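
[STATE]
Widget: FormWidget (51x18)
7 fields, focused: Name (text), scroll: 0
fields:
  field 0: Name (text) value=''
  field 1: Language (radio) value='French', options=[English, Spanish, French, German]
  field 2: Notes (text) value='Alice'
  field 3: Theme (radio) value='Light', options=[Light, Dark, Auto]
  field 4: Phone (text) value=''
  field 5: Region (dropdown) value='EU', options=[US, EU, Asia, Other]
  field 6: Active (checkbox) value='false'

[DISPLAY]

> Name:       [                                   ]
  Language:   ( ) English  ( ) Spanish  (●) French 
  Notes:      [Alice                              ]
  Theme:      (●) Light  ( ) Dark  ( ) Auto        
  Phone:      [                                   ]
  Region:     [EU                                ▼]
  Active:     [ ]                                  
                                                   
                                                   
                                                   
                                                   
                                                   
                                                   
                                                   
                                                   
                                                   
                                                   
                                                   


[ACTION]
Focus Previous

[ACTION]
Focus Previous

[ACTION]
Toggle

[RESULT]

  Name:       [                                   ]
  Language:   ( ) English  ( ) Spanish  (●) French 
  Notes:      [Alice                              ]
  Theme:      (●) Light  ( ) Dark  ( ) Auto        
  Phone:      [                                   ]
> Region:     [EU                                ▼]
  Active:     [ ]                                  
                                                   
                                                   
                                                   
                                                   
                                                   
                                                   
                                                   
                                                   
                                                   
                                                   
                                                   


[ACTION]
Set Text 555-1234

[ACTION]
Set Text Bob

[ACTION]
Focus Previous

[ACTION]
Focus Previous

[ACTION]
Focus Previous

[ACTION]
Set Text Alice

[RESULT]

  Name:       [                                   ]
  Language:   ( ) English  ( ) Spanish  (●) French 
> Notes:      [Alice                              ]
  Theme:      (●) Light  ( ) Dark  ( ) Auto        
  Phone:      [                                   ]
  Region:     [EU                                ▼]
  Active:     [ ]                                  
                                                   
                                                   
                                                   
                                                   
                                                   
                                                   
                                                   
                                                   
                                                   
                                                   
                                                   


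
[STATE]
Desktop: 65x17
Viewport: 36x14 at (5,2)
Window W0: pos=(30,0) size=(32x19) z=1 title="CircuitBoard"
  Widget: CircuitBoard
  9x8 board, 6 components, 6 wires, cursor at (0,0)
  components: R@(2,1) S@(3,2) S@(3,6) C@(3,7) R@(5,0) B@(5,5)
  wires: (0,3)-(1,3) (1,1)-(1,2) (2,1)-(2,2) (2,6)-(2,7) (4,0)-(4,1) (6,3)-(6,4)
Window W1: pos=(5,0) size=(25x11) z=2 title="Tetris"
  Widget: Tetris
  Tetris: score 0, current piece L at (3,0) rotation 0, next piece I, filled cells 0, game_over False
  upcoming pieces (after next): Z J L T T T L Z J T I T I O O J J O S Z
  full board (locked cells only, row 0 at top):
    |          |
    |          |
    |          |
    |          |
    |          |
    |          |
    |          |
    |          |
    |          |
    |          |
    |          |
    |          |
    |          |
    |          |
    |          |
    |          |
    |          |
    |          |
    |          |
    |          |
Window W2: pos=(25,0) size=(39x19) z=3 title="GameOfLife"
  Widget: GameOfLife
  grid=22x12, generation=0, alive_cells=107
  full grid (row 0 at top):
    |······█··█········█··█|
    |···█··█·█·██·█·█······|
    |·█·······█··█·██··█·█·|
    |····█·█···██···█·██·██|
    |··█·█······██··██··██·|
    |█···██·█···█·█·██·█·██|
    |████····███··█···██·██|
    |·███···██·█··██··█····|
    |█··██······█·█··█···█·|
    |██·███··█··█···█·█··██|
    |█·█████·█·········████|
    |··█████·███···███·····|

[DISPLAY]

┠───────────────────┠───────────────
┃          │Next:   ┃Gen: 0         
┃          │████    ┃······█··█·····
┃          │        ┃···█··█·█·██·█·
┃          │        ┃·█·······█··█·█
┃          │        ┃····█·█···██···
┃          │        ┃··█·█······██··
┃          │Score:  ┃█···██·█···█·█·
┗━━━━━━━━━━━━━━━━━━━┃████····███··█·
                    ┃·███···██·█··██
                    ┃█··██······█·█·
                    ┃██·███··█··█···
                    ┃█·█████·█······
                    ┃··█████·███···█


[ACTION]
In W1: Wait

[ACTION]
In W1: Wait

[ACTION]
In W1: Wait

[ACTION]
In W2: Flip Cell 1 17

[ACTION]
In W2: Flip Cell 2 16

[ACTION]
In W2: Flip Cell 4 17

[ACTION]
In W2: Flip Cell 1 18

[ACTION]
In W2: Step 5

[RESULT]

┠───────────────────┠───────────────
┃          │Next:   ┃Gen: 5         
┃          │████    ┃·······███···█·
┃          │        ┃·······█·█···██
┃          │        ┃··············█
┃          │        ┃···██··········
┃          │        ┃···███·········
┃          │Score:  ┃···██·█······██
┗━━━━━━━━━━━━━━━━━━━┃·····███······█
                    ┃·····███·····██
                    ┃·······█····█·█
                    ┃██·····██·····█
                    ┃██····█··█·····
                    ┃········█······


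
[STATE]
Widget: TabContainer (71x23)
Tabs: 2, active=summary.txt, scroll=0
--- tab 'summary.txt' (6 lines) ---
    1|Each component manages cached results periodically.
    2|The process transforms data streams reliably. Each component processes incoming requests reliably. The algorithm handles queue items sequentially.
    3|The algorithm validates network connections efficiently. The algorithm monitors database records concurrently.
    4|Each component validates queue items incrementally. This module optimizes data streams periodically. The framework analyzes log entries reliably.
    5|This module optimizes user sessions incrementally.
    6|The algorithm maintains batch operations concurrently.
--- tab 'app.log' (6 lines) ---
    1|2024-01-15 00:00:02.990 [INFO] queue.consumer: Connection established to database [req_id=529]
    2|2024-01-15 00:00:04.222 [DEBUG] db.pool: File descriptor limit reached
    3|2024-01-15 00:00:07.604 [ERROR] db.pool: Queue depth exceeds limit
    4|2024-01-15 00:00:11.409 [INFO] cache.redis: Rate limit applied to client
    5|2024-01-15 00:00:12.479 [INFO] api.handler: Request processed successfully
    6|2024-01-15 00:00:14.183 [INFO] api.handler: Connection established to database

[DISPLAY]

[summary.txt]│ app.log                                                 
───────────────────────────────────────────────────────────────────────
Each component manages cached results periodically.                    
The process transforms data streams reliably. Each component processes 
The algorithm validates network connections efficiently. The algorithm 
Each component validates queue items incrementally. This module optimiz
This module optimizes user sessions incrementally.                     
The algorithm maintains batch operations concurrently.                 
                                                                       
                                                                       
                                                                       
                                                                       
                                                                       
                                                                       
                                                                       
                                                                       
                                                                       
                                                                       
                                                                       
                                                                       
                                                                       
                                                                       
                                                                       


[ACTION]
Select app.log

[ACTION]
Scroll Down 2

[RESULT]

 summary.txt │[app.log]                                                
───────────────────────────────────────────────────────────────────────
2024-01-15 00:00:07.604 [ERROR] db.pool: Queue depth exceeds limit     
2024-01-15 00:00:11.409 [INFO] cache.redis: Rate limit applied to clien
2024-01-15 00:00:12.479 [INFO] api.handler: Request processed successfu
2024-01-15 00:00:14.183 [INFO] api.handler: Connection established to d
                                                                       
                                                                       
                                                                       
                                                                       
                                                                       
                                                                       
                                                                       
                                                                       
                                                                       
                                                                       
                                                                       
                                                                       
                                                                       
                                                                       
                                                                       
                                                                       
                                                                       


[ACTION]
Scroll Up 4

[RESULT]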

• • •

**WORK ITEM**
Every entry shown above should be transcribed without alteration.

**ANSWER SPACE**
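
[STATE]
Widget: FormWidget (51x18)
7 fields, focused: Name (text), scroll: 0
fields:
  field 0: Name (text) value=''
  field 1: Language (radio) value='French', options=[English, Spanish, French, German]
  field 2: Notes (text) value='Alice'
  field 3: Theme (radio) value='Light', options=[Light, Dark, Auto]
  field 4: Phone (text) value=''
  field 5: Region (dropdown) value='EU', options=[US, EU, Asia, Other]
  field 6: Active (checkbox) value='false'

[DISPLAY]

> Name:       [                                   ]
  Language:   ( ) English  ( ) Spanish  (●) French 
  Notes:      [Alice                              ]
  Theme:      (●) Light  ( ) Dark  ( ) Auto        
  Phone:      [                                   ]
  Region:     [EU                                ▼]
  Active:     [ ]                                  
                                                   
                                                   
                                                   
                                                   
                                                   
                                                   
                                                   
                                                   
                                                   
                                                   
                                                   


[ACTION]
Focus Previous

[ACTION]
Focus Previous

[ACTION]
Toggle

[RESULT]

  Name:       [                                   ]
  Language:   ( ) English  ( ) Spanish  (●) French 
  Notes:      [Alice                              ]
  Theme:      (●) Light  ( ) Dark  ( ) Auto        
  Phone:      [                                   ]
> Region:     [EU                                ▼]
  Active:     [ ]                                  
                                                   
                                                   
                                                   
                                                   
                                                   
                                                   
                                                   
                                                   
                                                   
                                                   
                                                   


[ACTION]
Set Text 555-1234

[ACTION]
Set Text Bob

[ACTION]
Focus Previous

[ACTION]
Focus Previous

[ACTION]
Focus Previous

[ACTION]
Set Text Alice

[RESULT]

  Name:       [                                   ]
  Language:   ( ) English  ( ) Spanish  (●) French 
> Notes:      [Alice                              ]
  Theme:      (●) Light  ( ) Dark  ( ) Auto        
  Phone:      [                                   ]
  Region:     [EU                                ▼]
  Active:     [ ]                                  
                                                   
                                                   
                                                   
                                                   
                                                   
                                                   
                                                   
                                                   
                                                   
                                                   
                                                   


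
[STATE]
Desktop: 65x17
Viewport: 36x14 at (5,2)
Window W0: pos=(30,0) size=(32x19) z=1 title="CircuitBoard"
  Widget: CircuitBoard
  9x8 board, 6 components, 6 wires, cursor at (0,0)
  components: R@(2,1) S@(3,2) S@(3,6) C@(3,7) R@(5,0) B@(5,5)
  wires: (0,3)-(1,3) (1,1)-(1,2) (2,1)-(2,2) (2,6)-(2,7) (4,0)-(4,1) (6,3)-(6,4)
Window W1: pos=(5,0) size=(25x11) z=2 title="Tetris"
  Widget: Tetris
  Tetris: score 0, current piece L at (3,0) rotation 0, next piece I, filled cells 0, game_over False
  upcoming pieces (after next): Z J L T T T L Z J T I T I O O J J O S Z
  full board (locked cells only, row 0 at top):
    |          |
    |          |
    |          |
    |          |
    |          |
    |          |
    |          |
    |          |
    |          |
    |          |
    |          |
    |          |
    |          |
    |          |
    |          |
    |          |
    |          |
    |          |
    |          |
    |          |
Window W2: pos=(25,0) size=(39x19) z=3 title="GameOfLife"
  Widget: GameOfLife
  grid=22x12, generation=0, alive_cells=107
  full grid (row 0 at top):
    |······█··█········█··█|
    |···█··█·█·██·█·█······|
    |·█·······█··█·██··█·█·|
    |····█·█···██···█·██·██|
    |··█·█······██··██··██·|
    |█···██·█···█·█·██·█·██|
    |████····███··█···██·██|
    |·███···██·█··██··█····|
    |█··██······█·█··█···█·|
    |██·███··█··█···█·█··██|
    |█·█████·█·········████|
    |··█████·███···███·····|

[DISPLAY]

┠───────────────────┠───────────────
┃          │Next:   ┃Gen: 0         
┃          │████    ┃······█··█·····
┃          │        ┃···█··█·█·██·█·
┃          │        ┃·█·······█··█·█
┃          │        ┃····█·█···██···
┃          │        ┃··█·█······██··
┃          │Score:  ┃█···██·█···█·█·
┗━━━━━━━━━━━━━━━━━━━┃████····███··█·
                    ┃·███···██·█··██
                    ┃█··██······█·█·
                    ┃██·███··█··█···
                    ┃█·█████·█······
                    ┃··█████·███···█


[ACTION]
In W1: Wait

[ACTION]
In W1: Wait

[ACTION]
In W1: Wait

[ACTION]
In W2: Flip Cell 1 17

[ACTION]
In W2: Flip Cell 2 16

[ACTION]
In W2: Flip Cell 4 17

[ACTION]
In W2: Flip Cell 1 18

[ACTION]
In W2: Step 5

[RESULT]

┠───────────────────┠───────────────
┃          │Next:   ┃Gen: 5         
┃          │████    ┃·······███···█·
┃          │        ┃·······█·█···██
┃          │        ┃··············█
┃          │        ┃···██··········
┃          │        ┃···███·········
┃          │Score:  ┃···██·█······██
┗━━━━━━━━━━━━━━━━━━━┃·····███······█
                    ┃·····███·····██
                    ┃·······█····█·█
                    ┃██·····██·····█
                    ┃██····█··█·····
                    ┃········█······


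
[STATE]
Widget: TabContainer (71x23)
Tabs: 2, active=summary.txt, scroll=0
--- tab 'summary.txt' (6 lines) ---
    1|Each component manages cached results periodically.
    2|The process transforms data streams reliably. Each component processes incoming requests reliably. The algorithm handles queue items sequentially.
    3|The algorithm validates network connections efficiently. The algorithm monitors database records concurrently.
    4|Each component validates queue items incrementally. This module optimizes data streams periodically. The framework analyzes log entries reliably.
    5|This module optimizes user sessions incrementally.
    6|The algorithm maintains batch operations concurrently.
--- tab 'app.log' (6 lines) ---
    1|2024-01-15 00:00:02.990 [INFO] queue.consumer: Connection established to database [req_id=529]
    2|2024-01-15 00:00:04.222 [DEBUG] db.pool: File descriptor limit reached
    3|2024-01-15 00:00:07.604 [ERROR] db.pool: Queue depth exceeds limit
    4|2024-01-15 00:00:11.409 [INFO] cache.redis: Rate limit applied to client
    5|2024-01-15 00:00:12.479 [INFO] api.handler: Request processed successfully
    6|2024-01-15 00:00:14.183 [INFO] api.handler: Connection established to database

[DISPLAY]

[summary.txt]│ app.log                                                 
───────────────────────────────────────────────────────────────────────
Each component manages cached results periodically.                    
The process transforms data streams reliably. Each component processes 
The algorithm validates network connections efficiently. The algorithm 
Each component validates queue items incrementally. This module optimiz
This module optimizes user sessions incrementally.                     
The algorithm maintains batch operations concurrently.                 
                                                                       
                                                                       
                                                                       
                                                                       
                                                                       
                                                                       
                                                                       
                                                                       
                                                                       
                                                                       
                                                                       
                                                                       
                                                                       
                                                                       
                                                                       


[ACTION]
Select app.log

[ACTION]
Scroll Down 2

[RESULT]

 summary.txt │[app.log]                                                
───────────────────────────────────────────────────────────────────────
2024-01-15 00:00:07.604 [ERROR] db.pool: Queue depth exceeds limit     
2024-01-15 00:00:11.409 [INFO] cache.redis: Rate limit applied to clien
2024-01-15 00:00:12.479 [INFO] api.handler: Request processed successfu
2024-01-15 00:00:14.183 [INFO] api.handler: Connection established to d
                                                                       
                                                                       
                                                                       
                                                                       
                                                                       
                                                                       
                                                                       
                                                                       
                                                                       
                                                                       
                                                                       
                                                                       
                                                                       
                                                                       
                                                                       
                                                                       
                                                                       


[ACTION]
Scroll Up 4

[RESULT]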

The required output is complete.